• **Exercise goal**: Please print every record below exactly as it appears.

[Stored data]
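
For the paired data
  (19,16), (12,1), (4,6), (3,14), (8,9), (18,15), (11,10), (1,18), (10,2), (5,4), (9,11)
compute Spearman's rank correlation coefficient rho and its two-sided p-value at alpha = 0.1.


Step 1: Rank x and y separately (midranks; no ties here).
rank(x): 19->11, 12->9, 4->3, 3->2, 8->5, 18->10, 11->8, 1->1, 10->7, 5->4, 9->6
rank(y): 16->10, 1->1, 6->4, 14->8, 9->5, 15->9, 10->6, 18->11, 2->2, 4->3, 11->7
Step 2: d_i = R_x(i) - R_y(i); compute d_i^2.
  (11-10)^2=1, (9-1)^2=64, (3-4)^2=1, (2-8)^2=36, (5-5)^2=0, (10-9)^2=1, (8-6)^2=4, (1-11)^2=100, (7-2)^2=25, (4-3)^2=1, (6-7)^2=1
sum(d^2) = 234.
Step 3: rho = 1 - 6*234 / (11*(11^2 - 1)) = 1 - 1404/1320 = -0.063636.
Step 4: Under H0, t = rho * sqrt((n-2)/(1-rho^2)) = -0.1913 ~ t(9).
Step 5: Two-sided p-value from the t-distribution with 9 df = 0.852539.
Step 6: alpha = 0.1. fail to reject H0.

rho = -0.0636, p = 0.852539, fail to reject H0 at alpha = 0.1.


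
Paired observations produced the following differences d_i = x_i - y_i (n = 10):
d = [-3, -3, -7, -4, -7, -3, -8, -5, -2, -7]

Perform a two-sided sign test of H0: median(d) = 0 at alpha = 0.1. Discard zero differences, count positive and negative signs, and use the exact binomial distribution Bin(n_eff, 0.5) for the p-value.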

• **Response**:
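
For the paired data
  (19,16), (12,1), (4,6), (3,14), (8,9), (18,15), (11,10), (1,18), (10,2), (5,4), (9,11)
compute Spearman's rank correlation coefficient rho and its two-sided p-value at alpha = 0.1.


Step 1: Rank x and y separately (midranks; no ties here).
rank(x): 19->11, 12->9, 4->3, 3->2, 8->5, 18->10, 11->8, 1->1, 10->7, 5->4, 9->6
rank(y): 16->10, 1->1, 6->4, 14->8, 9->5, 15->9, 10->6, 18->11, 2->2, 4->3, 11->7
Step 2: d_i = R_x(i) - R_y(i); compute d_i^2.
  (11-10)^2=1, (9-1)^2=64, (3-4)^2=1, (2-8)^2=36, (5-5)^2=0, (10-9)^2=1, (8-6)^2=4, (1-11)^2=100, (7-2)^2=25, (4-3)^2=1, (6-7)^2=1
sum(d^2) = 234.
Step 3: rho = 1 - 6*234 / (11*(11^2 - 1)) = 1 - 1404/1320 = -0.063636.
Step 4: Under H0, t = rho * sqrt((n-2)/(1-rho^2)) = -0.1913 ~ t(9).
Step 5: Two-sided p-value from the t-distribution with 9 df = 0.852539.
Step 6: alpha = 0.1. fail to reject H0.

rho = -0.0636, p = 0.852539, fail to reject H0 at alpha = 0.1.


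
Paired observations produced the following differences d_i = x_i - y_i (n = 10):
d = [-3, -3, -7, -4, -7, -3, -8, -5, -2, -7]

Perform a two-sided sign test of H0: median(d) = 0 at alpha = 0.1. Discard zero differences, count positive and negative signs, and use the exact binomial distribution Bin(n_eff, 0.5) for the p-value.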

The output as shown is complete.